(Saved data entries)

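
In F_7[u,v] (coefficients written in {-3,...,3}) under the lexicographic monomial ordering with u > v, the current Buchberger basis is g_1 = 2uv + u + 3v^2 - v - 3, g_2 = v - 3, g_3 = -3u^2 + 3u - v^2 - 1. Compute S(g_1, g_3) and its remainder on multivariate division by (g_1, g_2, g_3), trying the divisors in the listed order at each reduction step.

S(g_1, g_3) = -3u^2 - 2uv^2 - 3uv + 2u + 2v^3 + 2v; remainder on division = 0.

lcm(LM(g_1), LM(g_3)) = u^2v.
S = (lcm/LT(g_1))·g_1 − (lcm/LT(g_3))·g_3 = -3u^2 - 2uv^2 - 3uv + 2u + 2v^3 + 2v.
Reduce S modulo (g_1, g_2, g_3) in that order:
  leading term u^2: subtract (1)·g_3 from -3u^2 - 2uv^2 - 3uv + 2u + 2v^3 + 2v → -2uv^2 - 3uv - u + 2v^3 + v^2 + 2v + 1
  leading term uv^2: subtract (-v)·g_1 from -2uv^2 - 3uv - u + 2v^3 + v^2 + 2v + 1 → -2uv - u - 2v^3 - v + 1
  leading term uv: subtract (-1)·g_1 from -2uv - u - 2v^3 - v + 1 → -2v^3 + 3v^2 - 2v - 2
  leading term v^3: subtract (-2v^2)·g_2 from -2v^3 + 3v^2 - 2v - 2 → -3v^2 - 2v - 2
  leading term v^2: subtract (-3v)·g_2 from -3v^2 - 2v - 2 → 3v - 2
  leading term v: subtract (3)·g_2 from 3v - 2 → 0
The remainder is 0, so this S-polynomial contributes no new basis element.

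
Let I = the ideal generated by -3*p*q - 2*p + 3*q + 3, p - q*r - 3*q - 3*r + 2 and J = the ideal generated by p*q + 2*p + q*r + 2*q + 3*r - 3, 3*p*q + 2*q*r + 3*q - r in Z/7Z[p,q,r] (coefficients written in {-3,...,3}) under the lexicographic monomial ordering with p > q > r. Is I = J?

Since reduced Gröbner bases are canonical representatives of ideals under a given ordering, it suffices to compute and compare them.
Buchberger on the first generating set:
f_1 = -3*p*q - 2*p + 3*q + 3, LT = p*q.
f_2 = p - q*r - 3*q - 3*r + 2, LT = p.

S(f_1,f_2): lcm = p*q. S = 3*p + q**2*r + 3*q**2 + 3*q*r - 3*q - 1.
  leading term p: subtract (3)·f_2 from 3*p + q**2*r + 3*q**2 + 3*q*r - 3*q - 1 → q**2*r + 3*q**2 - q*r - q + 2*r
  leading term q**2*r: no divisor's leading term divides it; move q**2*r to the remainder.
  leading term q**2: no divisor's leading term divides it; move 3*q**2 to the remainder.
  leading term q*r: no divisor's leading term divides it; move -q*r to the remainder.
  leading term q: no divisor's leading term divides it; move -q to the remainder.
  leading term r: no divisor's leading term divides it; move 2*r to the remainder.
  remainder q**2*r + 3*q**2 - q*r - q + 2*r ≠ 0; add g_3 = q**2*r + 3*q**2 - q*r - q + 2*r to the basis.

The other S-polynomials (S(f_1,g_3), S(f_2,g_3)) all reduce to 0 modulo the current basis, so we have a Gröbner basis.
Inter-reduce: drop elements whose leading term is divisible by another's, tail-reduce, and make monic.
Reduced Gröbner basis: {p - q*r - 3*q - 3*r + 2, q**2*r + 3*q**2 - q*r - q + 2*r}.

Buchberger on the second generating set:
h_1 = p*q + 2*p + q*r + 2*q + 3*r - 3, LT = p*q.
h_2 = 3*p*q + 2*q*r + 3*q - r, LT = p*q.

S(h_1,h_2): lcm = p*q. S = 2*p - 2*q*r + q + r - 3.
  leading term p: no divisor's leading term divides it; move 2*p to the remainder.
  leading term q*r: no divisor's leading term divides it; move -2*q*r to the remainder.
  leading term q: no divisor's leading term divides it; move q to the remainder.
  leading term r: no divisor's leading term divides it; move r to the remainder.
  leading term 1: no divisor's leading term divides it; move -3 to the remainder.
  remainder 2*p - 2*q*r + q + r - 3 ≠ 0; add k_3 = 2*p - 2*q*r + q + r - 3 to the basis.

S(h_1,k_3): lcm = p*q. S = 2*p + q**2*r + 3*q**2 - 3*q*r + 3*r - 3.
  leading term p: subtract (1)·k_3 from 2*p + q**2*r + 3*q**2 - 3*q*r + 3*r - 3 → q**2*r + 3*q**2 - q*r - q + 2*r
  leading term q**2*r: no divisor's leading term divides it; move q**2*r to the remainder.
  leading term q**2: no divisor's leading term divides it; move 3*q**2 to the remainder.
  leading term q*r: no divisor's leading term divides it; move -q*r to the remainder.
  leading term q: no divisor's leading term divides it; move -q to the remainder.
  leading term r: no divisor's leading term divides it; move 2*r to the remainder.
  remainder q**2*r + 3*q**2 - q*r - q + 2*r ≠ 0; add k_4 = q**2*r + 3*q**2 - q*r - q + 2*r to the basis.

The other S-polynomials (S(h_2,k_3), S(h_1,k_4), S(h_2,k_4), S(k_3,k_4)) all reduce to 0 modulo the current basis, so we have a Gröbner basis.
Inter-reduce: drop elements whose leading term is divisible by another's, tail-reduce, and make monic.
Reduced Gröbner basis: {p - q*r - 3*q - 3*r + 2, q**2*r + 3*q**2 - q*r - q + 2*r}.

The two bases agree; hence the ideals are identical.

Yes, the ideals are equal.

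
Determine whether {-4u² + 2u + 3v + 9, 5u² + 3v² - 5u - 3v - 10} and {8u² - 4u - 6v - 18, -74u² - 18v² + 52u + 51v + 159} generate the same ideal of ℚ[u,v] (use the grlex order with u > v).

Yes, the ideals are equal.

Equality of ideals is decidable: compute both reduced Gröbner bases (unique for the ordering) and check whether they agree.
Buchberger on the first generating set:
f_1 = -4u² + 2u + 3v + 9, LT = u².
f_2 = 5u² + 3v² - 5u - 3v - 10, LT = u².

S(f_1,f_2): lcm = u². S = -⅗v² + ½u - 3/20v - ¼.
  leading term v²: no divisor's leading term divides it; move -⅗v² to the remainder.
  leading term u: no divisor's leading term divides it; move ½u to the remainder.
  leading term v: no divisor's leading term divides it; move -3/20v to the remainder.
  leading term 1: no divisor's leading term divides it; move -¼ to the remainder.
  remainder -⅗v² + ½u - 3/20v - ¼ ≠ 0; add g_3 = -⅗v² + ½u - 3/20v - ¼ to the basis.

The other S-polynomials (S(f_1,g_3), S(f_2,g_3)) all reduce to 0 modulo the current basis, so we have a Gröbner basis.
Inter-reduce: drop elements whose leading term is divisible by another's, tail-reduce, and make monic.
Reduced Gröbner basis: {u² - ½u - ¾v - 9/4, v² - ⅚u + ¼v + 5/12}.

Buchberger on the second generating set:
h_1 = 8u² - 4u - 6v - 18, LT = u².
h_2 = -74u² - 18v² + 52u + 51v + 159, LT = u².

S(h_1,h_2): lcm = u². S = -9/37v² + 15/74u - 9/148v - 15/148.
  leading term v²: no divisor's leading term divides it; move -9/37v² to the remainder.
  leading term u: no divisor's leading term divides it; move 15/74u to the remainder.
  leading term v: no divisor's leading term divides it; move -9/148v to the remainder.
  leading term 1: no divisor's leading term divides it; move -15/148 to the remainder.
  remainder -9/37v² + 15/74u - 9/148v - 15/148 ≠ 0; add k_3 = -9/37v² + 15/74u - 9/148v - 15/148 to the basis.

The other S-polynomials (S(h_1,k_3), S(h_2,k_3)) all reduce to 0 modulo the current basis, so we have a Gröbner basis.
Inter-reduce: drop elements whose leading term is divisible by another's, tail-reduce, and make monic.
Reduced Gröbner basis: {u² - ½u - ¾v - 9/4, v² - ⅚u + ¼v + 5/12}.

The two bases agree; hence the ideals are identical.
The choice of monomial ordering does not affect the verdict — as long as both bases are computed under the same ordering, their equality decides ideal equality.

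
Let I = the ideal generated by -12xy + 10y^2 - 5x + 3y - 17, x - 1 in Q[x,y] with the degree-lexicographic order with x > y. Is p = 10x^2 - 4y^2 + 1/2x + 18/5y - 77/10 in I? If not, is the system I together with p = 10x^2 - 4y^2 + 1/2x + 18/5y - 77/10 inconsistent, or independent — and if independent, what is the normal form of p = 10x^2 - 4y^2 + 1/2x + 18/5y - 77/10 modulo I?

First compute the reduced Gröbner basis of I by Buchberger's algorithm.
f_1 = -12xy + 10y^2 - 5x + 3y - 17, LT = xy.
f_2 = x - 1, LT = x.

S(f_1,f_2): lcm = xy. S = -5/6y^2 + 5/12x + 3/4y + 17/12.
  reduce S modulo (f_1, f_2):
  remainder -5/6y^2 + 3/4y + 11/6 ≠ 0; add h_3 = -5/6y^2 + 3/4y + 11/6 to the basis.

The other S-polynomials (S(f_1,h_3), S(f_2,h_3)) all reduce to 0 modulo the current basis, so we have a Gröbner basis.
Inter-reduce: drop elements whose leading term is divisible by another's, tail-reduce, and make monic.
Reduced Gröbner basis: {y^2 - 9/10y - 11/5, x - 1}.
Label its elements g_1 = y^2 - 9/10y - 11/5, g_2 = x - 1.

Reduce p = 10x^2 - 4y^2 + 1/2x + 18/5y - 77/10 modulo G:
  leading term x^2: subtract (10x)·g_2 from 10x^2 - 4y^2 + 1/2x + 18/5y - 77/10 → -4y^2 + 21/2x + 18/5y - 77/10
  leading term y^2: subtract (-4)·g_1 from -4y^2 + 21/2x + 18/5y - 77/10 → 21/2x - 33/2
  leading term x: subtract (21/2)·g_2 from 21/2x - 33/2 → -6
  leading term 1: no divisor's leading term divides it; move -6 to the remainder.
  normal form = -6.
The normal form is nonzero, so p ∉ I. Since p minus its normal form lies in I, I + (p) = I + (r) where r = -6; decide whether this ideal is the whole ring.
Here r = -6 is a nonzero constant, hence a unit: 1 ∈ I + (p), the Gröbner basis of I + (p) is {1}, and the enlarged system has no common solution — adjoining p is inconsistent.

The remainder on division by a Gröbner basis is unique — it is the normal form.

Adjoining 10x^2 - 4y^2 + 1/2x + 18/5y - 77/10 makes the ideal the whole ring: the system is inconsistent.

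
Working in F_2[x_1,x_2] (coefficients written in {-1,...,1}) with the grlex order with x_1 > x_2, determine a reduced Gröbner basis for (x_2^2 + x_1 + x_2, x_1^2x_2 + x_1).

f_1 = x_2^2 + x_1 + x_2, LT = x_2^2.
f_2 = x_1^2x_2 + x_1, LT = x_1^2x_2.

S(f_1,f_2): lcm = x_1^2x_2^2. S = x_1^3 + x_1^2x_2 + x_1x_2.
  leading term x_1^3: no divisor's leading term divides it; move x_1^3 to the remainder.
  leading term x_1^2x_2: subtract (1)·f_2 from x_1^2x_2 + x_1x_2 → x_1x_2 + x_1
  leading term x_1x_2: no divisor's leading term divides it; move x_1x_2 to the remainder.
  leading term x_1: no divisor's leading term divides it; move x_1 to the remainder.
  remainder x_1^3 + x_1x_2 + x_1 ≠ 0; add g_3 = x_1^3 + x_1x_2 + x_1 to the basis.

The other S-polynomials (S(f_1,g_3), S(f_2,g_3)) all reduce to 0 modulo the current basis, so we have a Gröbner basis.

G = {x_1^3 + x_1x_2 + x_1, x_1^2x_2 + x_1, x_2^2 + x_1 + x_2}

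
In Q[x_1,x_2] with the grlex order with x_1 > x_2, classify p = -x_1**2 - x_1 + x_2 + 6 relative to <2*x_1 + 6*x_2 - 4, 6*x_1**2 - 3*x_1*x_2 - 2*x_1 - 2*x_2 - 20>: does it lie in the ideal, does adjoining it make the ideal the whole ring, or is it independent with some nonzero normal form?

First compute the reduced Gröbner basis of I by Buchberger's algorithm.
f_1 = 2*x_1 + 6*x_2 - 4, LT = x_1.
f_2 = 6*x_1**2 - 3*x_1*x_2 - 2*x_1 - 2*x_2 - 20, LT = x_1**2.

S(f_1,f_2): lcm = x_1**2. S = 7/2*x_1*x_2 - 5/3*x_1 + 1/3*x_2 + 10/3.
  reduce S modulo (f_1, f_2):
  remainder -21/2*x_2**2 + 37/3*x_2 ≠ 0; add h_3 = -21/2*x_2**2 + 37/3*x_2 to the basis.

The other S-polynomials (S(f_1,h_3), S(f_2,h_3)) all reduce to 0 modulo the current basis, so we have a Gröbner basis.
Inter-reduce: drop elements whose leading term is divisible by another's, tail-reduce, and make monic.
Reduced Gröbner basis: {x_2**2 - 74/63*x_2, x_1 + 3*x_2 - 2}.
Label its elements g_1 = x_2**2 - 74/63*x_2, g_2 = x_1 + 3*x_2 - 2.

Reduce p = -x_1**2 - x_1 + x_2 + 6 modulo G:
  leading term x_1**2: subtract (-x_1)·g_2 from -x_1**2 - x_1 + x_2 + 6 → 3*x_1*x_2 - 3*x_1 + x_2 + 6
  leading term x_1*x_2: subtract (3*x_2)·g_2 from 3*x_1*x_2 - 3*x_1 + x_2 + 6 → -9*x_2**2 - 3*x_1 + 7*x_2 + 6
  leading term x_2**2: subtract (-9)·g_1 from -9*x_2**2 - 3*x_1 + 7*x_2 + 6 → -3*x_1 - 25/7*x_2 + 6
  leading term x_1: subtract (-3)·g_2 from -3*x_1 - 25/7*x_2 + 6 → 38/7*x_2
  leading term x_2: no divisor's leading term divides it; move 38/7*x_2 to the remainder.
  normal form = 38/7*x_2.
The normal form is nonzero, so p ∉ I. Since p minus its normal form lies in I, I + (p) = I + (r) where r = 38/7*x_2; decide whether this ideal is the whole ring.
Run Buchberger on G together with r (pairs among the g_i already reduce to 0 since G is a Gröbner basis):
g_1 = x_2**2 - 74/63*x_2, LT = x_2**2.
g_2 = x_1 + 3*x_2 - 2, LT = x_1.
r = 38/7*x_2, LT = x_2.

The S-polynomials (S(g_1,g_2), S(g_1,r), S(g_2,r)) all reduce to 0 modulo the current basis, so we have a Gröbner basis.
Inter-reduce: drop elements whose leading term is divisible by another's, tail-reduce, and make monic.
Reduced Gröbner basis: {x_1 - 2, x_2}.
The reduced Gröbner basis of I + (p) is {x_1 - 2, x_2} ≠ {1}, a proper ideal, so the enlarged system stays consistent: p is independent of I, with normal form 38/7*x_2.

Ideal membership is decidable via reduction modulo a Gröbner basis.

-x_1**2 - x_1 + x_2 + 6 is independent of I; its normal form modulo I is 38/7*x_2.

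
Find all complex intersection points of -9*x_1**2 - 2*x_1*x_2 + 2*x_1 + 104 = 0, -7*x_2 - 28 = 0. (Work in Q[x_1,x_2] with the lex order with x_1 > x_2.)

Compute a lex Gröbner basis by Buchberger's algorithm.
f_1 = -9*x_1**2 - 2*x_1*x_2 + 2*x_1 + 104, LT = x_1**2.
f_2 = -7*x_2 - 28, LT = x_2.

S(f_1,f_2): leading monomials are coprime, so the S-polynomial reduces to 0 (Buchberger's first criterion).
Every S-polynomial of the final basis reduces to 0, so we have a Gröbner basis.
Inter-reduce: drop elements whose leading term is divisible by another's, tail-reduce, and make monic.
Reduced Gröbner basis: {x_1**2 - 10/9*x_1 - 104/9, x_2 + 4}.

From the last basis element, x_2 + 4 = 0, so x_2 takes values in {-4}. Each choice, substituted upward through the basis, yields the corresponding point(s) of the solution set.
  x_2 = -4: the earlier basis element becomes x_1**2 - 10/9*x_1 - 104/9 = 0, giving x_1 = -26/9, 4 — points (-26/9, -4), (4, -4).
Substituting each solution back into the original system confirms all equations vanish.

{(-26/9, -4), (4, -4)}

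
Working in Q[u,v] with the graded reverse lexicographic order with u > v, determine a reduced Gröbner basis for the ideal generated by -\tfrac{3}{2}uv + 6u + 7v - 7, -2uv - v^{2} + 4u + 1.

G = {u^{2} + \tfrac{73}{12}u + \tfrac{7}{2}v - \tfrac{7}{2}, uv - 4u - \tfrac{14}{3}v + \tfrac{14}{3}, v^{2} + 4u + \tfrac{28}{3}v - \tfrac{31}{3}}

f_1 = -\tfrac{3}{2}uv + 6u + 7v - 7, LT = uv.
f_2 = -2uv - v^{2} + 4u + 1, LT = uv.

S(f_1,f_2): lcm = uv. S = -\tfrac{1}{2}v^{2} - 2u - \tfrac{14}{3}v + \tfrac{31}{6}.
  leading term v^{2}: no divisor's leading term divides it; move -\tfrac{1}{2}v^{2} to the remainder.
  leading term u: no divisor's leading term divides it; move -2u to the remainder.
  leading term v: no divisor's leading term divides it; move -\tfrac{14}{3}v to the remainder.
  leading term 1: no divisor's leading term divides it; move \tfrac{31}{6} to the remainder.
  remainder -\tfrac{1}{2}v^{2} - 2u - \tfrac{14}{3}v + \tfrac{31}{6} ≠ 0; add g_3 = -\tfrac{1}{2}v^{2} - 2u - \tfrac{14}{3}v + \tfrac{31}{6} to the basis.

S(f_1,g_3): lcm = uv^{2}. S = -4u^{2} - \tfrac{40}{3}uv - \tfrac{14}{3}v^{2} + \tfrac{31}{3}u + \tfrac{14}{3}v.
  leading term u^{2}: no divisor's leading term divides it; move -4u^{2} to the remainder.
  leading term uv: subtract (\tfrac{80}{9})·f_1 from -\tfrac{40}{3}uv - \tfrac{14}{3}v^{2} + \tfrac{31}{3}u + \tfrac{14}{3}v → -\tfrac{14}{3}v^{2} - 43u - \tfrac{518}{9}v + \tfrac{560}{9}
  leading term v^{2}: subtract (\tfrac{28}{3})·g_3 from -\tfrac{14}{3}v^{2} - 43u - \tfrac{518}{9}v + \tfrac{560}{9} → -\tfrac{73}{3}u - 14v + 14
  leading term u: no divisor's leading term divides it; move -\tfrac{73}{3}u to the remainder.
  leading term v: no divisor's leading term divides it; move -14v to the remainder.
  leading term 1: no divisor's leading term divides it; move 14 to the remainder.
  remainder -4u^{2} - \tfrac{73}{3}u - 14v + 14 ≠ 0; add g_4 = -4u^{2} - \tfrac{73}{3}u - 14v + 14 to the basis.

The other S-polynomials (S(f_2,g_3), S(f_1,g_4), S(f_2,g_4), S(g_3,g_4)) all reduce to 0 modulo the current basis, so we have a Gröbner basis.
Inter-reduce: drop elements whose leading term is divisible by another's, tail-reduce, and make monic.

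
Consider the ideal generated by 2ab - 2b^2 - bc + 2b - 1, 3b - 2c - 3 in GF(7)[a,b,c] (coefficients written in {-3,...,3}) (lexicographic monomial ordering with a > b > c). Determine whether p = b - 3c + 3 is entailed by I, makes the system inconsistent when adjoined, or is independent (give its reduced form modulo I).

First compute the reduced Gröbner basis of I by Buchberger's algorithm.
f_1 = 2ab - 2b^2 - bc + 2b - 1, LT = ab.
f_2 = 3b - 2c - 3, LT = b.

S(f_1,f_2): lcm = ab. S = 3ac + a - b^2 + 3bc + b + 3.
  reduce S modulo (f_1, f_2):
  remainder 3ac + a + 3 ≠ 0; add h_3 = 3ac + a + 3 to the basis.

The other S-polynomials (S(f_1,h_3), S(f_2,h_3)) all reduce to 0 modulo the current basis, so we have a Gröbner basis.
Inter-reduce: drop elements whose leading term is divisible by another's, tail-reduce, and make monic.
Reduced Gröbner basis: {ac - 2a + 1, b - 3c - 1}.
Label its elements g_1 = ac - 2a + 1, g_2 = b - 3c - 1.

Reduce p = b - 3c + 3 modulo G:
  leading term b: subtract (1)·g_2 from b - 3c + 3 → -3
  leading term 1: no divisor's leading term divides it; move -3 to the remainder.
  normal form = -3.
The normal form is nonzero, so p ∉ I. Since p minus its normal form lies in I, I + (p) = I + (r) where r = -3; decide whether this ideal is the whole ring.
Here r = -3 is a nonzero constant, hence a unit: 1 ∈ I + (p), the Gröbner basis of I + (p) is {1}, and the enlarged system has no common solution — adjoining p is inconsistent.

Adjoining b - 3c + 3 makes the ideal the whole ring: the system is inconsistent.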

→ WHAT IS NEEDED
The span to print begins at the line containing "Consider the ideal" and ends at the final line of the entries; print it exactly and print nothing else.

→ OUTPUT FOR THIS TASK
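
Consider the ideal generated by 2ab - 2b^2 - bc + 2b - 1, 3b - 2c - 3 in GF(7)[a,b,c] (coefficients written in {-3,...,3}) (lexicographic monomial ordering with a > b > c). Determine whether p = b - 3c + 3 is entailed by I, makes the system inconsistent when adjoined, or is independent (give its reduced form modulo I).

First compute the reduced Gröbner basis of I by Buchberger's algorithm.
f_1 = 2ab - 2b^2 - bc + 2b - 1, LT = ab.
f_2 = 3b - 2c - 3, LT = b.

S(f_1,f_2): lcm = ab. S = 3ac + a - b^2 + 3bc + b + 3.
  reduce S modulo (f_1, f_2):
  remainder 3ac + a + 3 ≠ 0; add h_3 = 3ac + a + 3 to the basis.

The other S-polynomials (S(f_1,h_3), S(f_2,h_3)) all reduce to 0 modulo the current basis, so we have a Gröbner basis.
Inter-reduce: drop elements whose leading term is divisible by another's, tail-reduce, and make monic.
Reduced Gröbner basis: {ac - 2a + 1, b - 3c - 1}.
Label its elements g_1 = ac - 2a + 1, g_2 = b - 3c - 1.

Reduce p = b - 3c + 3 modulo G:
  leading term b: subtract (1)·g_2 from b - 3c + 3 → -3
  leading term 1: no divisor's leading term divides it; move -3 to the remainder.
  normal form = -3.
The normal form is nonzero, so p ∉ I. Since p minus its normal form lies in I, I + (p) = I + (r) where r = -3; decide whether this ideal is the whole ring.
Here r = -3 is a nonzero constant, hence a unit: 1 ∈ I + (p), the Gröbner basis of I + (p) is {1}, and the enlarged system has no common solution — adjoining p is inconsistent.

Adjoining b - 3c + 3 makes the ideal the whole ring: the system is inconsistent.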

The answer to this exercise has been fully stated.